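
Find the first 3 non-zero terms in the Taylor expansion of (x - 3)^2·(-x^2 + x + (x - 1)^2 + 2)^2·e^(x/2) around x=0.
81·x^2/8 - 135·x/2 + 81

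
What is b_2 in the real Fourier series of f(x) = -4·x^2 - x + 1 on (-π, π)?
b_2 = (1/π) ∫_{-π}^{π} f(x)·sin(2x) dx.
Evaluate the integral (use parity and integration by parts as needed): b_2 = 1.

Final answer: 1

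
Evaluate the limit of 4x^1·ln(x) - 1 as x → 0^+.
The product is a 0·∞ indeterminate form at x → 0⁺.
Rewrite the product as 4·ln(x) / x^(-1) and apply L'Hôpital, or use the standard hierarchy x^(-1) ≫ |ln x| as x → 0⁺.
The indeterminate product → 0, so the limit = -1.

Final answer: -1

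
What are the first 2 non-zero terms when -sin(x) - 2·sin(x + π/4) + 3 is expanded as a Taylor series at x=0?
x·(-√(2) - 1) - √(2) + 3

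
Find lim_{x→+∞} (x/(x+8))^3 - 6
As x → +∞: x/(x+8) = 1/(1 + 8/x) → 1, and the 3rd power of a limit-1 base also → 1; with the additive constant, 1 - 6 = -5.
Limit = -5.

Final answer: -5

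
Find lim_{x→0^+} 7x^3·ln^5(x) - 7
The product is a 0·∞ indeterminate form at x → 0⁺.
Rewrite the product as 7·ln^5(x) / x^(-3) and apply L'Hôpital, or use the standard hierarchy x^(-3) ≫ |ln x|^5 as x → 0⁺.
The indeterminate product → 0, so the limit = -7.

Final answer: -7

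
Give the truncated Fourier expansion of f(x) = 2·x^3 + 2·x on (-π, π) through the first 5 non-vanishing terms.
(-20 + 4·π^2)·sin(x) + (1 - 2·π^2)·sin(2·x) + (4/9 + 4·π^2/3)·sin(3·x) + (-π^2 - 5/8)·sin(4·x) + (76/125 + 4·π^2/5)·sin(5·x)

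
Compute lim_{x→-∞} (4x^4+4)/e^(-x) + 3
The quotient is an ∞/∞ indeterminate form as x → -∞.
Compare growth rates of the dominant terms (exponentials ≫ polynomials ≫ logarithms), or apply L'Hôpital's rule; the quotient → 0.
Adding the constant: 0 + 3 = 3. Limit = 3.

Final answer: 3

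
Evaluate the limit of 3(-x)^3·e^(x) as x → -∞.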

══════════

Take the line that contains "7x^3·ln^5(x) - 7" and each line after it down to the last of the records, and retype them exactly; add nothing else.

__ANSWER TO THE PROBLEM__:
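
Find lim_{x→0^+} 7x^3·ln^5(x) - 7
The product is a 0·∞ indeterminate form at x → 0⁺.
Rewrite the product as 7·ln^5(x) / x^(-3) and apply L'Hôpital, or use the standard hierarchy x^(-3) ≫ |ln x|^5 as x → 0⁺.
The indeterminate product → 0, so the limit = -7.

Final answer: -7

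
Give the truncated Fourier expansion of f(x) = 2·x^3 + 2·x on (-π, π) through the first 5 non-vanishing terms.
(-20 + 4·π^2)·sin(x) + (1 - 2·π^2)·sin(2·x) + (4/9 + 4·π^2/3)·sin(3·x) + (-π^2 - 5/8)·sin(4·x) + (76/125 + 4·π^2/5)·sin(5·x)

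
Compute lim_{x→-∞} (4x^4+4)/e^(-x) + 3
The quotient is an ∞/∞ indeterminate form as x → -∞.
Compare growth rates of the dominant terms (exponentials ≫ polynomials ≫ logarithms), or apply L'Hôpital's rule; the quotient → 0.
Adding the constant: 0 + 3 = 3. Limit = 3.

Final answer: 3

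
Evaluate the limit of 3(-x)^3·e^(x) as x → -∞.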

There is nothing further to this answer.